_ABOUT THIS TASK_
Repeat the entries. Each one must match exactly.

_Stored data_
================

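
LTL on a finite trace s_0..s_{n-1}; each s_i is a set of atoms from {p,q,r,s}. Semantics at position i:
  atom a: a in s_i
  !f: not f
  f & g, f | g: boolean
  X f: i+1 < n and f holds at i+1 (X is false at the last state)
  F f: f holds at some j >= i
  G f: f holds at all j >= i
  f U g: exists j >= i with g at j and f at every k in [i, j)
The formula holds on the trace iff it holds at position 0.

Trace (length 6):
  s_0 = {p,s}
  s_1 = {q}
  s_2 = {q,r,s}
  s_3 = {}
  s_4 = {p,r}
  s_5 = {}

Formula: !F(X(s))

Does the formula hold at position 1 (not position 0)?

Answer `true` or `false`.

Answer: false

Derivation:
s_0={p,s}: !F(X(s))=False F(X(s))=True X(s)=False s=True
s_1={q}: !F(X(s))=False F(X(s))=True X(s)=True s=False
s_2={q,r,s}: !F(X(s))=True F(X(s))=False X(s)=False s=True
s_3={}: !F(X(s))=True F(X(s))=False X(s)=False s=False
s_4={p,r}: !F(X(s))=True F(X(s))=False X(s)=False s=False
s_5={}: !F(X(s))=True F(X(s))=False X(s)=False s=False
Evaluating at position 1: result = False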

================

_ANSWER_
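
LTL on a finite trace s_0..s_{n-1}; each s_i is a set of atoms from {p,q,r,s}. Semantics at position i:
  atom a: a in s_i
  !f: not f
  f & g, f | g: boolean
  X f: i+1 < n and f holds at i+1 (X is false at the last state)
  F f: f holds at some j >= i
  G f: f holds at all j >= i
  f U g: exists j >= i with g at j and f at every k in [i, j)
The formula holds on the trace iff it holds at position 0.

Trace (length 6):
  s_0 = {p,s}
  s_1 = {q}
  s_2 = {q,r,s}
  s_3 = {}
  s_4 = {p,r}
  s_5 = {}

Formula: !F(X(s))

Does the formula hold at position 1 (not position 0)?

Answer `true` or `false`.

Answer: false

Derivation:
s_0={p,s}: !F(X(s))=False F(X(s))=True X(s)=False s=True
s_1={q}: !F(X(s))=False F(X(s))=True X(s)=True s=False
s_2={q,r,s}: !F(X(s))=True F(X(s))=False X(s)=False s=True
s_3={}: !F(X(s))=True F(X(s))=False X(s)=False s=False
s_4={p,r}: !F(X(s))=True F(X(s))=False X(s)=False s=False
s_5={}: !F(X(s))=True F(X(s))=False X(s)=False s=False
Evaluating at position 1: result = False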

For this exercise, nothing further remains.